Task requirements => Repeat verbatim the lines of the data below, beginning with the line containing "[1, 2] -> No match" and continuing to the end.

Data extracts =>
....

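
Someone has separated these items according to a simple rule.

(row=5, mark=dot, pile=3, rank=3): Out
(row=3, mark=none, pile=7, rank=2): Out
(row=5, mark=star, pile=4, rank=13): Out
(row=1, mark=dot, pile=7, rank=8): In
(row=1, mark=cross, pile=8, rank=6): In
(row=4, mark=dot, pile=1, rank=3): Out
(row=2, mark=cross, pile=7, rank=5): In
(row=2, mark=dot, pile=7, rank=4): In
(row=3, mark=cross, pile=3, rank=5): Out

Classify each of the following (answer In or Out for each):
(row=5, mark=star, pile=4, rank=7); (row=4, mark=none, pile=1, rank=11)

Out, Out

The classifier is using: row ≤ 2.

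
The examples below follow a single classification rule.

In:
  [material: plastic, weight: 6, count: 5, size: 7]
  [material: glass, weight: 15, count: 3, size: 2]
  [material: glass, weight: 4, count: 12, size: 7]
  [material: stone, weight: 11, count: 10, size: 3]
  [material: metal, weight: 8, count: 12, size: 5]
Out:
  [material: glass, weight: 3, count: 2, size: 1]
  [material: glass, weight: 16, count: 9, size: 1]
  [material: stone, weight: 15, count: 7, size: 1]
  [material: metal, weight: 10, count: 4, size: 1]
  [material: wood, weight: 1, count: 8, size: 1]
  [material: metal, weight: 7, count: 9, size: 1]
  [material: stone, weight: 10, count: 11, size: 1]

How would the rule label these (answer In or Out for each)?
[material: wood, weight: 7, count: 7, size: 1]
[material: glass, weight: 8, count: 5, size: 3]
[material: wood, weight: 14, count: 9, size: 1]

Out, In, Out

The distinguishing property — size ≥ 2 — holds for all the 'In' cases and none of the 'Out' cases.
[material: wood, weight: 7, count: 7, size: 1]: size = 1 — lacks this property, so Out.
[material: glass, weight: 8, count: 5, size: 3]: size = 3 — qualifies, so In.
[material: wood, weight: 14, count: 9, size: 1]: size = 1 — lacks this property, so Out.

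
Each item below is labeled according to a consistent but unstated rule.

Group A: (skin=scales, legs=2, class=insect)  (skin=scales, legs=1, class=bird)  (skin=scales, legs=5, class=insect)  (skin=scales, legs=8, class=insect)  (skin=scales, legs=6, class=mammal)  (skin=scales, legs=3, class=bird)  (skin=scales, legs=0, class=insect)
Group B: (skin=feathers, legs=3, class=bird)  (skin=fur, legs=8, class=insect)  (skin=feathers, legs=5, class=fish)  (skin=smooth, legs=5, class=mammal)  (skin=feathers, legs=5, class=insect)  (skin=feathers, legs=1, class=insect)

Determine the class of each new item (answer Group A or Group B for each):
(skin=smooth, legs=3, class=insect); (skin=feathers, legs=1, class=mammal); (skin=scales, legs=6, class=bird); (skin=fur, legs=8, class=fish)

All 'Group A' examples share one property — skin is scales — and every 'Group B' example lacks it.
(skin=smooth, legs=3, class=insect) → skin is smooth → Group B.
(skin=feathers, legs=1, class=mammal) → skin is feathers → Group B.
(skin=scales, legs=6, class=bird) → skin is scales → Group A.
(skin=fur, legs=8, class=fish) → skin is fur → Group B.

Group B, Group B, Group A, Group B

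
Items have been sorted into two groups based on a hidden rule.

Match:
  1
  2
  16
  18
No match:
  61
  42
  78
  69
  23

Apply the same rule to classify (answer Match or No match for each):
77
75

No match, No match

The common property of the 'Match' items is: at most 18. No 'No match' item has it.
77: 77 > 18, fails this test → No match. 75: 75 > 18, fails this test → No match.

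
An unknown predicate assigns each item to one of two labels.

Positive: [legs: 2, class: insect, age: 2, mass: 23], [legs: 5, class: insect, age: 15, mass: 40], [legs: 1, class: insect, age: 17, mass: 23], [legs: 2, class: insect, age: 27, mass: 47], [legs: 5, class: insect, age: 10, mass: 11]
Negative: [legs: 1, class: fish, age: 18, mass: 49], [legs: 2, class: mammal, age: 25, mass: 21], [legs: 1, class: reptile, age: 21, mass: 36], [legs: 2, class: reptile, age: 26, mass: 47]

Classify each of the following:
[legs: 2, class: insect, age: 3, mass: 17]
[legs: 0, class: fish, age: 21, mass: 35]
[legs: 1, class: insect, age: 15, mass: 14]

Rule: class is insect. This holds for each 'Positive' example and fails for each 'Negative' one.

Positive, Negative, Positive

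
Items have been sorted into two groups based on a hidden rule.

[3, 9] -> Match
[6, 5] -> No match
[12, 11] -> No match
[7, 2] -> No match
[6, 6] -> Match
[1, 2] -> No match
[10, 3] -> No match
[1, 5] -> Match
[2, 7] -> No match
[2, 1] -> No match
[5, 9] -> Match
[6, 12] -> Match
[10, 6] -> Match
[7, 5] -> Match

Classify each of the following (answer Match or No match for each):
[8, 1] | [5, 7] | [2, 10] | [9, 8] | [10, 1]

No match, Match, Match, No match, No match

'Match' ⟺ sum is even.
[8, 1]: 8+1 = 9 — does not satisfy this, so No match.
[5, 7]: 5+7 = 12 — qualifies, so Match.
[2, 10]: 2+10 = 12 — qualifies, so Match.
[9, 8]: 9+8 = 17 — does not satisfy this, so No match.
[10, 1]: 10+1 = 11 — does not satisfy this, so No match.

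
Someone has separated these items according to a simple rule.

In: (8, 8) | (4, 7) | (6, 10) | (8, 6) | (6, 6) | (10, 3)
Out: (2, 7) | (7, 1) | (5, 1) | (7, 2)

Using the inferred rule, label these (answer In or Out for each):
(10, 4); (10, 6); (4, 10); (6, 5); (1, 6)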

....

Written response =>
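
[1, 2] -> No match
[10, 3] -> No match
[1, 5] -> Match
[2, 7] -> No match
[2, 1] -> No match
[5, 9] -> Match
[6, 12] -> Match
[10, 6] -> Match
[7, 5] -> Match

Classify each of the following (answer Match or No match for each):
[8, 1] | [5, 7] | [2, 10] | [9, 8] | [10, 1]

No match, Match, Match, No match, No match

'Match' ⟺ sum is even.
[8, 1]: 8+1 = 9 — does not satisfy this, so No match.
[5, 7]: 5+7 = 12 — qualifies, so Match.
[2, 10]: 2+10 = 12 — qualifies, so Match.
[9, 8]: 9+8 = 17 — does not satisfy this, so No match.
[10, 1]: 10+1 = 11 — does not satisfy this, so No match.

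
Someone has separated these items according to a simple rule.

In: (8, 8) | (4, 7) | (6, 10) | (8, 6) | (6, 6) | (10, 3)
Out: (2, 7) | (7, 1) | (5, 1) | (7, 2)

Using the inferred rule, label these (answer In or Out for each):
(10, 4); (10, 6); (4, 10); (6, 5); (1, 6)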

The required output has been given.